Every entry must be transcribed exactly as written.

--- Provided material ---

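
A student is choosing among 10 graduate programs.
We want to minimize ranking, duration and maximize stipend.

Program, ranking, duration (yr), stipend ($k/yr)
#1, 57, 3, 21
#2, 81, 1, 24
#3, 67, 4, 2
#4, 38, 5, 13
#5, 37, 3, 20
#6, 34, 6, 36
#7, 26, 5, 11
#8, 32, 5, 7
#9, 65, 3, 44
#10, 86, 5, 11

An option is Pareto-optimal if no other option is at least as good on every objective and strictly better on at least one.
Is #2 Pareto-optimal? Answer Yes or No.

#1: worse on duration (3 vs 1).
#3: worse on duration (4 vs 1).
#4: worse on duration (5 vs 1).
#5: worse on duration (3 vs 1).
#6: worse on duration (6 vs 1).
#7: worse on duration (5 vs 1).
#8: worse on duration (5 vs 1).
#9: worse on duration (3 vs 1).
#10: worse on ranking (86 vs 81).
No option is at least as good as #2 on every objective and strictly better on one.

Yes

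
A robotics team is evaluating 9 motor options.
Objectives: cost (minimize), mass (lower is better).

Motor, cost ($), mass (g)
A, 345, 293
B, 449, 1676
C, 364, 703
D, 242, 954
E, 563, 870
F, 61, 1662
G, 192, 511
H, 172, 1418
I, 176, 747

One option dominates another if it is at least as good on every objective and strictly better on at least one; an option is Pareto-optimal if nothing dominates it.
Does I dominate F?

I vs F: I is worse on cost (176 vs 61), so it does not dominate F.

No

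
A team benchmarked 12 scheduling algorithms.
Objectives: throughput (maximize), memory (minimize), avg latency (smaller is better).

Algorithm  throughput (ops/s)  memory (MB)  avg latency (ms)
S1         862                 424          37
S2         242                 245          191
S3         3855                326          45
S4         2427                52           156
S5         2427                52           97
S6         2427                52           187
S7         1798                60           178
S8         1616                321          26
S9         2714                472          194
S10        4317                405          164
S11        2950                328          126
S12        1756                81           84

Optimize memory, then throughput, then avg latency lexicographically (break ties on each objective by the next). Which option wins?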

---

## Written solution
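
A student is choosing among 10 graduate programs.
We want to minimize ranking, duration and maximize stipend.

Program, ranking, duration (yr), stipend ($k/yr)
#1, 57, 3, 21
#2, 81, 1, 24
#3, 67, 4, 2
#4, 38, 5, 13
#5, 37, 3, 20
#6, 34, 6, 36
#7, 26, 5, 11
#8, 32, 5, 7
#9, 65, 3, 44
#10, 86, 5, 11

An option is Pareto-optimal if no other option is at least as good on every objective and strictly better on at least one.
Is #2 Pareto-optimal? Answer Yes or No.

#1: worse on duration (3 vs 1).
#3: worse on duration (4 vs 1).
#4: worse on duration (5 vs 1).
#5: worse on duration (3 vs 1).
#6: worse on duration (6 vs 1).
#7: worse on duration (5 vs 1).
#8: worse on duration (5 vs 1).
#9: worse on duration (3 vs 1).
#10: worse on ranking (86 vs 81).
No option is at least as good as #2 on every objective and strictly better on one.

Yes

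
A robotics team is evaluating 9 motor options.
Objectives: cost (minimize), mass (lower is better).

Motor, cost ($), mass (g)
A, 345, 293
B, 449, 1676
C, 364, 703
D, 242, 954
E, 563, 870
F, 61, 1662
G, 192, 511
H, 172, 1418
I, 176, 747

One option dominates another if it is at least as good on every objective and strictly better on at least one; an option is Pareto-optimal if nothing dominates it.
Does I dominate F?

I vs F: I is worse on cost (176 vs 61), so it does not dominate F.

No

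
A team benchmarked 12 scheduling algorithms.
Objectives: throughput (maximize), memory (minimize), avg latency (smaller is better).

Algorithm  throughput (ops/s)  memory (MB)  avg latency (ms)
S1         862                 424          37
S2         242                 245          191
S3         3855                326          45
S4         2427                52           156
S5         2427                52           97
S6         2427                52           187
S7         1798                60           178
S8         1616                321          26
S9         2714                472          194
S10        4317                405          164
S11        2950                328          126
S12        1756                81           84

Optimize memory, then throughput, then avg latency lexicographically (break ties on each objective by the next). Which option wins?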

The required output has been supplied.